>>>>>

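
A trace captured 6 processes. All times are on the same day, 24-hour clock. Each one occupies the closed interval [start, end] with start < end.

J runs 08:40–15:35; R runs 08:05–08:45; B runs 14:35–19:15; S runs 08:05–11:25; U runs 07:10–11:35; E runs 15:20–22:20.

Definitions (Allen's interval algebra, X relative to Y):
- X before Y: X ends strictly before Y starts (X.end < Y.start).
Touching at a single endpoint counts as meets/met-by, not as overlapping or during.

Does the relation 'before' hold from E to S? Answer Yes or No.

No

E = [15:20, 22:20], S = [08:05, 11:25].
Actual relation of E to S: after.
Asked whether 'before' holds → No.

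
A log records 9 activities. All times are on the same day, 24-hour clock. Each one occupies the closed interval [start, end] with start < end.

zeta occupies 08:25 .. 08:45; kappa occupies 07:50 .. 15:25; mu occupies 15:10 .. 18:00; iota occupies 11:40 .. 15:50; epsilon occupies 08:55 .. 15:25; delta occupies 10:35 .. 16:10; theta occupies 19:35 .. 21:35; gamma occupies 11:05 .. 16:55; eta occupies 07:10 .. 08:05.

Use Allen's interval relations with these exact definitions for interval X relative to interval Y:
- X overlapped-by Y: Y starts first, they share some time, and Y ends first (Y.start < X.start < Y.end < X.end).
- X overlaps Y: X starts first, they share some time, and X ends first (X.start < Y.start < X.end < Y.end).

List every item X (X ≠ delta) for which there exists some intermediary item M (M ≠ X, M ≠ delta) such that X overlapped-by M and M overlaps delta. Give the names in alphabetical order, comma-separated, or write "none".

Target delta = [10:35, 16:10].
Intermediaries M with M overlaps delta: epsilon, kappa.
Via epsilon — items with X overlapped-by epsilon: gamma, iota, mu.
Via kappa — items with X overlapped-by kappa: gamma, iota, mu.
Union: gamma, iota, mu.

gamma, iota, mu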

<<<<<

→ Problem statement
Looking back at the data above, tally each line that includes the word "closed", then answer with the total alone.

→ Response to the exercise
2